→ **Exercise data**:
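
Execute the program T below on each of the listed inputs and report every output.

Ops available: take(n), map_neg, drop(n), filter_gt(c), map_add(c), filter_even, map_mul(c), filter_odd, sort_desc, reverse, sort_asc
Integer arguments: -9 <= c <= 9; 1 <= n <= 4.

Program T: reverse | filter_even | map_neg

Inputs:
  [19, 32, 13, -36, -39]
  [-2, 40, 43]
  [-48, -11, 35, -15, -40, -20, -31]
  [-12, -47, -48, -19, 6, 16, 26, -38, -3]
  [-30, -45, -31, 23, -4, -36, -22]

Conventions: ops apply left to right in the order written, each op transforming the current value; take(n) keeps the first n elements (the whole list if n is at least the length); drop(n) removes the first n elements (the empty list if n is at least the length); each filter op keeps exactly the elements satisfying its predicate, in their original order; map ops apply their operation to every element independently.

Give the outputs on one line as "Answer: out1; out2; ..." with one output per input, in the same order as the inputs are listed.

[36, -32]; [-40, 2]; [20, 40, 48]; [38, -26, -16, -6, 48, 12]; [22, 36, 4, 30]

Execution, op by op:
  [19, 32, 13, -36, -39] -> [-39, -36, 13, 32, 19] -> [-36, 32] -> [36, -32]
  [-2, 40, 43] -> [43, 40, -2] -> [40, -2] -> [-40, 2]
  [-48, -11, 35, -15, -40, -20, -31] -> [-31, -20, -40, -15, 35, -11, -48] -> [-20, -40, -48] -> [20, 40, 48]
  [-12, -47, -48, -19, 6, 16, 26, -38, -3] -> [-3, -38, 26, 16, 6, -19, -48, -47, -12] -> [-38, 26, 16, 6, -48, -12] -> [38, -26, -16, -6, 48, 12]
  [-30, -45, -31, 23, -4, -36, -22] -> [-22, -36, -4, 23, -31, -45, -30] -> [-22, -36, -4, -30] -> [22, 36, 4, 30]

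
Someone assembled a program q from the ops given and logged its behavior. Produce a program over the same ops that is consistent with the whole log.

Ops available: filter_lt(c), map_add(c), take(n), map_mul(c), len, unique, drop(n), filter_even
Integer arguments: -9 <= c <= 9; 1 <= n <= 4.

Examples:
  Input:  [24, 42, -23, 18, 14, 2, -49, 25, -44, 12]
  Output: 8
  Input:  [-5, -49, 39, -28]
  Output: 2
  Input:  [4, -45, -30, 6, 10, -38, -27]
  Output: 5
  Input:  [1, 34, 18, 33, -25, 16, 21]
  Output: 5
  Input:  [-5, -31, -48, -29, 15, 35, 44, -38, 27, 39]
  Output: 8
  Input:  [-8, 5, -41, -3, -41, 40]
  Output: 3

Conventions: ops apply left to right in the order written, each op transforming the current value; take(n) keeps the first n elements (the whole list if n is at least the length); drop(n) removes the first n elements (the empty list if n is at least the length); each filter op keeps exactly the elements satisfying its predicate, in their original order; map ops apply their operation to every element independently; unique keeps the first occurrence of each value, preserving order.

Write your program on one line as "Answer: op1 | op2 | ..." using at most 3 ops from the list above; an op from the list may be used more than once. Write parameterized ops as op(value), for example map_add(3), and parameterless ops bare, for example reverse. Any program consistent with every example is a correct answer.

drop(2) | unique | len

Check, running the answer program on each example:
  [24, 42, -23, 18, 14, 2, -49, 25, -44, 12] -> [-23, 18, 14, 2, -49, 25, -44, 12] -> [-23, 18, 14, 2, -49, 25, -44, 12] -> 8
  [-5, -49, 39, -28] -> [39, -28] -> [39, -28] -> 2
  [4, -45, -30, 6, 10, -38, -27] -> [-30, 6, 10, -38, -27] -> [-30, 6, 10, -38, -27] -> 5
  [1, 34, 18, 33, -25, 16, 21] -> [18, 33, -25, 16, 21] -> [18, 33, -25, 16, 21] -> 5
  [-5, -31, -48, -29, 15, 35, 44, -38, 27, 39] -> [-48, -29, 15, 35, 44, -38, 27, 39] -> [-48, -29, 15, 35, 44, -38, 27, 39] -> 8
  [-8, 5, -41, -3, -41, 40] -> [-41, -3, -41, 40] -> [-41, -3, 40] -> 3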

...

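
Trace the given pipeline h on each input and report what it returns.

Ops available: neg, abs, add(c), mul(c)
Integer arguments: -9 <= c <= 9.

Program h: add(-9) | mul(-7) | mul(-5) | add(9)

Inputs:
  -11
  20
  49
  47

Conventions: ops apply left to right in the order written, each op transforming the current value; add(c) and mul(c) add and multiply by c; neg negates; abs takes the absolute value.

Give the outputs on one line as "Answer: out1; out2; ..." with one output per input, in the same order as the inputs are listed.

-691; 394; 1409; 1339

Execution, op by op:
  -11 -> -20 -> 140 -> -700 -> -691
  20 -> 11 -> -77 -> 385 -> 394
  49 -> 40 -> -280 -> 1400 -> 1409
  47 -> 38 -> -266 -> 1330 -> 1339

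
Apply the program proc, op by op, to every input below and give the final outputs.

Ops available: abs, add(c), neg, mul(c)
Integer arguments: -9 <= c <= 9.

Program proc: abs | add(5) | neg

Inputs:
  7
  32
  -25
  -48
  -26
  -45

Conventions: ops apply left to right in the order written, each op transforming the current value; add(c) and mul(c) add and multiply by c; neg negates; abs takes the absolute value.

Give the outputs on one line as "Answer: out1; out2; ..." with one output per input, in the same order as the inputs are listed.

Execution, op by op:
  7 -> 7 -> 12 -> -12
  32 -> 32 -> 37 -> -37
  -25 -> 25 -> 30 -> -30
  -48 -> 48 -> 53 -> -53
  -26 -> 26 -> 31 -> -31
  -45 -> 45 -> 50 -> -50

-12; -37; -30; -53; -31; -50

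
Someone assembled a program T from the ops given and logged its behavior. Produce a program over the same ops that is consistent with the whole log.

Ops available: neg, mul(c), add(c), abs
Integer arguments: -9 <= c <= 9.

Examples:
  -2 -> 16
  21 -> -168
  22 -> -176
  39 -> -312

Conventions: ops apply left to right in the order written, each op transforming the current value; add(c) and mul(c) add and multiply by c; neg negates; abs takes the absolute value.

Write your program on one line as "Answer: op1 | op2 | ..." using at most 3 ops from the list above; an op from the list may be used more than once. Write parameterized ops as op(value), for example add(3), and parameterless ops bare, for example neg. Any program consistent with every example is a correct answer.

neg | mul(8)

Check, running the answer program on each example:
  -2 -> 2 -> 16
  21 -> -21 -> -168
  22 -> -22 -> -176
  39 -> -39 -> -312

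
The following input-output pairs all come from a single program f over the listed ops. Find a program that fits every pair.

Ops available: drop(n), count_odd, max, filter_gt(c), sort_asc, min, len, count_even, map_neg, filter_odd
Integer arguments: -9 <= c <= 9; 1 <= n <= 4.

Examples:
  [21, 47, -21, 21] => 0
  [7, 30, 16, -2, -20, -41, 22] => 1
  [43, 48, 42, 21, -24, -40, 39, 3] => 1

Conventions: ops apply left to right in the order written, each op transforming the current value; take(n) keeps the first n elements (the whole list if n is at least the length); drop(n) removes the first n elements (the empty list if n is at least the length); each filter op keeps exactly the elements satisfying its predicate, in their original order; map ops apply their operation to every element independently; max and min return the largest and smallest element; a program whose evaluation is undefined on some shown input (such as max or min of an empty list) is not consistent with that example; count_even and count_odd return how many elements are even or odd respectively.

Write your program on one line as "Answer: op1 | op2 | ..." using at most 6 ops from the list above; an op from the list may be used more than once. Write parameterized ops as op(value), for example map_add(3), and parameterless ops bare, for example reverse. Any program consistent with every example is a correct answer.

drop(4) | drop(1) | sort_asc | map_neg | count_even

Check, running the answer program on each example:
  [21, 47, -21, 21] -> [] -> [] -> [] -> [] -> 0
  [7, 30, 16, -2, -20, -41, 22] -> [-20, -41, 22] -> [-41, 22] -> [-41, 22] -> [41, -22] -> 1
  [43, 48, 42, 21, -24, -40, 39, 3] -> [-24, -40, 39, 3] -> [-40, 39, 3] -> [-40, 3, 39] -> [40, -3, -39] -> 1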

→ **Exercise prompt**:
I'd like every line with the string "behavior" copied from the listing.

→ **Expected answer**:
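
Someone assembled a program q from the ops given and logged its behavior. Produce a program over the same ops that is consistent with the whole log.
Someone assembled a program T from the ops given and logged its behavior. Produce a program over the same ops that is consistent with the whole log.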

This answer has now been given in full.